**WHAT TO DO**
Find the line that contains "The pH of a deep" in the entries below. Output it and each later line exactly, and nothing else.

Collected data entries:
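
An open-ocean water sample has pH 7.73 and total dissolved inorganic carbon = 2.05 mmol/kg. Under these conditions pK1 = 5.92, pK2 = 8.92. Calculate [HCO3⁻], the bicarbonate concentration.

α₁ = 1 / (1 + [H⁺]/K1 + K2/[H⁺]) = 1 / (1 + 10^-1.81 + 10^-1.19)
   = 1 / (1 + 0.015488 + 0.064565) = 1/1.0801 = 0.9259
[HCO3⁻] = α₁ × DIC = 0.9259 × 2.05 = 1.90 mmol/kg

[HCO3⁻] = 1.90 mmol/kg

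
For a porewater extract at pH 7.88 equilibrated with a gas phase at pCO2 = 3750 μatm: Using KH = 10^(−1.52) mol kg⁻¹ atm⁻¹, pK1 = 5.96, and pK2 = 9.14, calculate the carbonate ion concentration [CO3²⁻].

[CO2*] = KH · pCO2 = 10^(−1.52) × 3750×10^-6 = 1.132×10^-4 mol/kg
α₀ = 1/(1 + K1/[H⁺] + K1K2/[H⁺]²) = 1/(1 + 10^+1.92 + 10^+0.66) = 0.01127
DIC = [CO2*]/α₀ = 1.132×10^-4 / 0.01127 = 10.05 mmol/kg
[CO3²⁻] = α₂·DIC; α₂ = 0.05150, so [CO3²⁻] = 0.05150 × 10.05 = 0.518 mmol/kg

[CO3²⁻] = 0.518 mmol/kg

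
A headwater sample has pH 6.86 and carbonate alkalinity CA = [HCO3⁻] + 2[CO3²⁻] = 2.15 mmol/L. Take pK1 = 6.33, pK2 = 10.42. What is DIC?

DIC = 2.78 mmol/L

CA = [HCO3⁻] + 2[CO3²⁻] = (α₁ + 2α₂)·DIC
At pH 6.86: [H⁺]/K1 = 10^-0.53 = 0.29512, K2/[H⁺] = 10^-3.56 = 0.00027542
α₁ = 1/(1 + 0.29512 + 0.00027542) = 1/1.2954 = 0.7720; α₂ = α₁·K2/[H⁺] = 0.0002126
α₁ + 2α₂ = 0.7724
DIC = CA / (α₁ + 2α₂) = 2.15 / 0.7724 = 2.78 mmol/L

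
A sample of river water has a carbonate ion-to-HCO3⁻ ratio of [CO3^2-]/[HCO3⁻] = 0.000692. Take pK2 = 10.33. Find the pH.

pH = 7.17

From K2 = [H⁺][CO3^2-]/[HCO3⁻]:  pH = pK2 + log₁₀([CO3^2-]/[HCO3⁻])
log₁₀(0.000692) = -3.160
pH = 10.33 + (-3.160) = 7.17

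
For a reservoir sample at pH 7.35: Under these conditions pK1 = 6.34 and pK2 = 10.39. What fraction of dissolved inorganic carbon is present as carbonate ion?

α₂ = 1 / (1 + [H⁺]/K2 + [H⁺]²/(K1K2)) = 1 / (1 + 10^+3.04 + 10^+2.03)
   = 1 / (1 + 1096.5 + 107.15) = 1/1204.6 = 0.0008301

α₂ = 0.000830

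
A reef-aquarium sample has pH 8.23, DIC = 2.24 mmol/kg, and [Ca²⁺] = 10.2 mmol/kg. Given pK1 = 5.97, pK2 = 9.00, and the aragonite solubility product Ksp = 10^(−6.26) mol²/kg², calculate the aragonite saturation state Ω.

Ω = 6.01

α₂ = 1 / (1 + [H⁺]/K2 + [H⁺]²/(K1K2)) = 1 / (1 + 10^+0.77 + 10^-1.49)
   = 1 / (1 + 5.8884 + 0.032359) = 1/6.9208 = 0.1445
[CO3²⁻] = α₂ × DIC = 0.1445 × 2.24 = 0.3237 mmol/kg
Ksp = 10^(−6.26) = 5.495×10^-7
Ω = [Ca²⁺][CO3²⁻]/Ksp = (10.2×10^-3)(3.237×10^-4) / 5.495×10^-7 = 6.01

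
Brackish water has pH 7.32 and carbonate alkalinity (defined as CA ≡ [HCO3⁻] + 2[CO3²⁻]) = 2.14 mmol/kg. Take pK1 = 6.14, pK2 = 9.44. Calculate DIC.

CA = [HCO3⁻] + 2[CO3²⁻] = (α₁ + 2α₂)·DIC
At pH 7.32: [H⁺]/K1 = 10^-1.18 = 0.066069, K2/[H⁺] = 10^-2.12 = 0.0075858
α₁ = 1/(1 + 0.066069 + 0.0075858) = 1/1.0737 = 0.9314; α₂ = α₁·K2/[H⁺] = 0.007065
α₁ + 2α₂ = 0.9455
DIC = CA / (α₁ + 2α₂) = 2.14 / 0.9455 = 2.26 mmol/kg

DIC = 2.26 mmol/kg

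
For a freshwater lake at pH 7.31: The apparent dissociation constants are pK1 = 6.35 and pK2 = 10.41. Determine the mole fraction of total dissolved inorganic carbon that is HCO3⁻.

α₁ = 0.901

α₁ = 1 / (1 + [H⁺]/K1 + K2/[H⁺]) = 1 / (1 + 10^-0.96 + 10^-3.10)
   = 1 / (1 + 0.10965 + 0.00079433) = 1/1.1104 = 0.9005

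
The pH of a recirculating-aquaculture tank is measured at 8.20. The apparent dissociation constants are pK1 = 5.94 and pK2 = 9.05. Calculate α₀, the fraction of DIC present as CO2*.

α₀ = 0.00479

α₀ = 1 / (1 + K1/[H⁺] + K1K2/[H⁺]²) = 1 / (1 + 10^+2.26 + 10^+1.41)
   = 1 / (1 + 181.97 + 25.704) = 1/208.67 = 0.004792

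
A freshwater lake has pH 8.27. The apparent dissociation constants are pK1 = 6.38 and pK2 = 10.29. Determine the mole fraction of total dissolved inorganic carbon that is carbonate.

α₂ = 0.00934

α₂ = 1 / (1 + [H⁺]/K2 + [H⁺]²/(K1K2)) = 1 / (1 + 10^+2.02 + 10^+0.13)
   = 1 / (1 + 104.71 + 1.3490) = 1/107.06 = 0.009340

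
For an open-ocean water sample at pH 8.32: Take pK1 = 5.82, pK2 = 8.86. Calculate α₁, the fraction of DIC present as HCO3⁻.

α₁ = 1 / (1 + [H⁺]/K1 + K2/[H⁺]) = 1 / (1 + 10^-2.50 + 10^-0.54)
   = 1 / (1 + 0.0031623 + 0.28840) = 1/1.2916 = 0.7743

α₁ = 0.774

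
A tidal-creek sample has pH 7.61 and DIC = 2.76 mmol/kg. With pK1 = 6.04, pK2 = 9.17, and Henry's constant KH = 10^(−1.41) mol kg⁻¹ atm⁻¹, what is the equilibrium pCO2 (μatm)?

pCO2 = 1810 μatm

α₀ = 1 / (1 + K1/[H⁺] + K1K2/[H⁺]²) = 1 / (1 + 10^+1.57 + 10^+0.01)
   = 1 / (1 + 37.154 + 1.0233) = 1/39.177 = 0.02553
[CO2*] = α₀ × DIC = 0.02553 × 2.76 = 0.07045 mmol/kg
pCO2 = [CO2*]/KH = 7.045×10^-5 / 3.890×10^-2 = 1810 μatm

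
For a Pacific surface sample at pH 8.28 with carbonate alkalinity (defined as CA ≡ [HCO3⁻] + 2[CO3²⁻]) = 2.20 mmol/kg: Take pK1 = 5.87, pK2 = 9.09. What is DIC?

CA = [HCO3⁻] + 2[CO3²⁻] = (α₁ + 2α₂)·DIC
At pH 8.28: [H⁺]/K1 = 10^-2.41 = 0.0038905, K2/[H⁺] = 10^-0.81 = 0.15488
α₁ = 1/(1 + 0.0038905 + 0.15488) = 1/1.1588 = 0.8630; α₂ = α₁·K2/[H⁺] = 0.1337
α₁ + 2α₂ = 1.1303
DIC = CA / (α₁ + 2α₂) = 2.20 / 1.1303 = 1.95 mmol/kg

DIC = 1.95 mmol/kg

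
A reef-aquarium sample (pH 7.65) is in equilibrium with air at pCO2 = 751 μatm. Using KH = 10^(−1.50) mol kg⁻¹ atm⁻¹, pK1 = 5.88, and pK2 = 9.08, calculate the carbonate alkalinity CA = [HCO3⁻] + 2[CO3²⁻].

[CO2*] = KH · pCO2 = 10^(−1.50) × 751×10^-6 = 2.375×10^-5 mol/kg
α₀ = 1/(1 + K1/[H⁺] + K1K2/[H⁺]²) = 1/(1 + 10^+1.77 + 10^+0.34) = 0.01611
DIC = [CO2*]/α₀ = 2.375×10^-5 / 0.01611 = 1.474 mmol/kg
CA = (α₁ + 2α₂)·DIC = (0.9486 + 2×0.03525) × 1.474 = 1.50 mmol/kg

CA = 1.50 mmol/kg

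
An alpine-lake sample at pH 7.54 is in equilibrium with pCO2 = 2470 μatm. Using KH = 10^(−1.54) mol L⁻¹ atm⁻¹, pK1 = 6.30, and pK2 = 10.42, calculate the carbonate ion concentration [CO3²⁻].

[CO3²⁻] = 1.63 μmol/L

[CO2*] = KH · pCO2 = 10^(−1.54) × 2470×10^-6 = 7.124×10^-5 mol/L
α₀ = 1/(1 + K1/[H⁺] + K1K2/[H⁺]²) = 1/(1 + 10^+1.24 + 10^-1.64) = 0.05435
DIC = [CO2*]/α₀ = 7.124×10^-5 / 0.05435 = 1.311 mmol/L
[CO3²⁻] = α₂·DIC; α₂ = 0.001245, so [CO3²⁻] = 0.001245 × 1.311 = 0.00163 mmol/L = 1.63 μmol/L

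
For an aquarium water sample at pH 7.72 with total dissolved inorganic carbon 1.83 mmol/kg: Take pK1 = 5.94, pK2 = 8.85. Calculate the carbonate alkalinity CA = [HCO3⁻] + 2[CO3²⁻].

CA = [HCO3⁻] + 2[CO3²⁻] = (α₁ + 2α₂)·DIC
At pH 7.72: [H⁺]/K1 = 10^-1.78 = 0.016596, K2/[H⁺] = 10^-1.13 = 0.074131
α₁ = 1/(1 + 0.016596 + 0.074131) = 1/1.0907 = 0.9168; α₂ = α₁·K2/[H⁺] = 0.06796
α₁ + 2α₂ = 1.0527
CA = 1.0527 × 1.83 = 1.93 mmol/kg

CA = 1.93 mmol/kg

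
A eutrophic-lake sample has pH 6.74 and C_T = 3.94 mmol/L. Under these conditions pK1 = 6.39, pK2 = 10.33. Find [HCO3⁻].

α₁ = 1 / (1 + [H⁺]/K1 + K2/[H⁺]) = 1 / (1 + 10^-0.35 + 10^-3.59)
   = 1 / (1 + 0.44668 + 0.00025704) = 1/1.4469 = 0.6911
[HCO3⁻] = α₁ × DIC = 0.6911 × 3.94 = 2.72 mmol/L

[HCO3⁻] = 2.72 mmol/L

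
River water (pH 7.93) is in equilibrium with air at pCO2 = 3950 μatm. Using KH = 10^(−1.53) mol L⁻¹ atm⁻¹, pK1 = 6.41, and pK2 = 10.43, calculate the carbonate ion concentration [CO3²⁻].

[CO3²⁻] = 12.2 μmol/L

[CO2*] = KH · pCO2 = 10^(−1.53) × 3950×10^-6 = 1.166×10^-4 mol/L
α₀ = 1/(1 + K1/[H⁺] + K1K2/[H⁺]²) = 1/(1 + 10^+1.52 + 10^-0.98) = 0.02922
DIC = [CO2*]/α₀ = 1.166×10^-4 / 0.02922 = 3.989 mmol/L
[CO3²⁻] = α₂·DIC; α₂ = 0.003060, so [CO3²⁻] = 0.003060 × 3.989 = 0.0122 mmol/L = 12.2 μmol/L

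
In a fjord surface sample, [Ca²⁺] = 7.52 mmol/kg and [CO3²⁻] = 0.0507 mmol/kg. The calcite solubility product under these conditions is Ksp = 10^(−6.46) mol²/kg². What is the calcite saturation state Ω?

Ω = 1.10

Ksp = 10^(−6.46) = 3.467×10^-7
Ω = [Ca²⁺][CO3²⁻]/Ksp = (7.52×10^-3)(0.0507×10^-3) / 3.467×10^-7 = 1.10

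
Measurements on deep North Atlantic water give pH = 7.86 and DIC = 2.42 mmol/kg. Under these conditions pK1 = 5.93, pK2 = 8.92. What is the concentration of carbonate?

α₂ = 1 / (1 + [H⁺]/K2 + [H⁺]²/(K1K2)) = 1 / (1 + 10^+1.06 + 10^-0.87)
   = 1 / (1 + 11.482 + 0.13490) = 1/12.616 = 0.07926
[CO3²⁻] = α₂ × DIC = 0.07926 × 2.42 = 0.192 mmol/kg

[CO3²⁻] = 0.192 mmol/kg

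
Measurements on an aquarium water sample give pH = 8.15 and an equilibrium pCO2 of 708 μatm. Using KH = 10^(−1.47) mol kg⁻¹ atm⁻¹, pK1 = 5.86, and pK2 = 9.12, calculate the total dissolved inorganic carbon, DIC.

[CO2*] = KH · pCO2 = 10^(−1.47) × 708×10^-6 = 2.399×10^-5 mol/kg
α₀ = 1/(1 + K1/[H⁺] + K1K2/[H⁺]²) = 1/(1 + 10^+2.29 + 10^+1.32) = 0.004611
DIC = [CO2*]/α₀ = 2.399×10^-5 / 0.004611 = 5.20 mmol/kg

DIC = 5.20 mmol/kg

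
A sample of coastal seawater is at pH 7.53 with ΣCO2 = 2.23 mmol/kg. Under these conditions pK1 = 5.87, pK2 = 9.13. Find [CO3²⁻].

α₂ = 1 / (1 + [H⁺]/K2 + [H⁺]²/(K1K2)) = 1 / (1 + 10^+1.60 + 10^-0.06)
   = 1 / (1 + 39.811 + 0.87096) = 1/41.682 = 0.02399
[CO3²⁻] = α₂ × DIC = 0.02399 × 2.23 = 0.0535 mmol/kg

[CO3²⁻] = 0.0535 mmol/kg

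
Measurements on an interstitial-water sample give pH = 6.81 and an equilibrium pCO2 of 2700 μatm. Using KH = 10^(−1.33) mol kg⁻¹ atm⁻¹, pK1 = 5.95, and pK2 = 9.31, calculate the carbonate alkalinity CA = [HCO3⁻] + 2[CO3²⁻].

CA = 0.921 mmol/kg

[CO2*] = KH · pCO2 = 10^(−1.33) × 2700×10^-6 = 1.263×10^-4 mol/kg
α₀ = 1/(1 + K1/[H⁺] + K1K2/[H⁺]²) = 1/(1 + 10^+0.86 + 10^-1.64) = 0.1210
DIC = [CO2*]/α₀ = 1.263×10^-4 / 0.1210 = 1.044 mmol/kg
CA = (α₁ + 2α₂)·DIC = (0.8763 + 2×0.002771) × 1.044 = 0.921 mmol/kg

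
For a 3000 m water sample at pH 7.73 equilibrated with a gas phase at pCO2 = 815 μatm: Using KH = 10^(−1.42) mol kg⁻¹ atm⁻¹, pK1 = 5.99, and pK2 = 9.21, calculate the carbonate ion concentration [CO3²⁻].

[CO3²⁻] = 0.0564 mmol/kg

[CO2*] = KH · pCO2 = 10^(−1.42) × 815×10^-6 = 3.099×10^-5 mol/kg
α₀ = 1/(1 + K1/[H⁺] + K1K2/[H⁺]²) = 1/(1 + 10^+1.74 + 10^+0.26) = 0.01731
DIC = [CO2*]/α₀ = 3.099×10^-5 / 0.01731 = 1.790 mmol/kg
[CO3²⁻] = α₂·DIC; α₂ = 0.03150, so [CO3²⁻] = 0.03150 × 1.790 = 0.0564 mmol/kg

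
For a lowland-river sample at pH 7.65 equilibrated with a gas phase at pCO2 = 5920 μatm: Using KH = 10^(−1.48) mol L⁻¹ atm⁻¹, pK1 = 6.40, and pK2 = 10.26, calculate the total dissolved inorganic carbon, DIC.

DIC = 3.69 mmol/L

[CO2*] = KH · pCO2 = 10^(−1.48) × 5920×10^-6 = 1.960×10^-4 mol/L
α₀ = 1/(1 + K1/[H⁺] + K1K2/[H⁺]²) = 1/(1 + 10^+1.25 + 10^-1.36) = 0.05312
DIC = [CO2*]/α₀ = 1.960×10^-4 / 0.05312 = 3.69 mmol/L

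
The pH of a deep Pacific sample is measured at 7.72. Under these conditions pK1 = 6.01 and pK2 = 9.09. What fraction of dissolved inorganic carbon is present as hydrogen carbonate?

α₁ = 1 / (1 + [H⁺]/K1 + K2/[H⁺]) = 1 / (1 + 10^-1.71 + 10^-1.37)
   = 1 / (1 + 0.019498 + 0.042658) = 1/1.0622 = 0.9415

α₁ = 0.941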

**SOLUTION TO THIS EXERCISE**
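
The pH of a deep Pacific sample is measured at 7.72. Under these conditions pK1 = 6.01 and pK2 = 9.09. What fraction of dissolved inorganic carbon is present as hydrogen carbonate?

α₁ = 1 / (1 + [H⁺]/K1 + K2/[H⁺]) = 1 / (1 + 10^-1.71 + 10^-1.37)
   = 1 / (1 + 0.019498 + 0.042658) = 1/1.0622 = 0.9415

α₁ = 0.941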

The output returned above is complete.